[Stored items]
+++

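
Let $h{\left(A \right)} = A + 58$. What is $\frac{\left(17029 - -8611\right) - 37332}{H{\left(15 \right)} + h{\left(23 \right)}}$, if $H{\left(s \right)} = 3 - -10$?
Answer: $- \frac{5846}{47} \approx -124.38$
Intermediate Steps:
$H{\left(s \right)} = 13$ ($H{\left(s \right)} = 3 + 10 = 13$)
$h{\left(A \right)} = 58 + A$
$\frac{\left(17029 - -8611\right) - 37332}{H{\left(15 \right)} + h{\left(23 \right)}} = \frac{\left(17029 - -8611\right) - 37332}{13 + \left(58 + 23\right)} = \frac{\left(17029 + 8611\right) - 37332}{13 + 81} = \frac{25640 - 37332}{94} = \left(-11692\right) \frac{1}{94} = - \frac{5846}{47}$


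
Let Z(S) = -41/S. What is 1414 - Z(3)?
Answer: 4283/3 ≈ 1427.7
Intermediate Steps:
1414 - Z(3) = 1414 - (-41)/3 = 1414 - 1*(-41/3) = 1414 + 41/3 = 4283/3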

+++

Gather all lines with the string "What" from the data.

TASK OUTPUT
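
Let $h{\left(A \right)} = A + 58$. What is $\frac{\left(17029 - -8611\right) - 37332}{H{\left(15 \right)} + h{\left(23 \right)}}$, if $H{\left(s \right)} = 3 - -10$?
Let Z(S) = -41/S. What is 1414 - Z(3)?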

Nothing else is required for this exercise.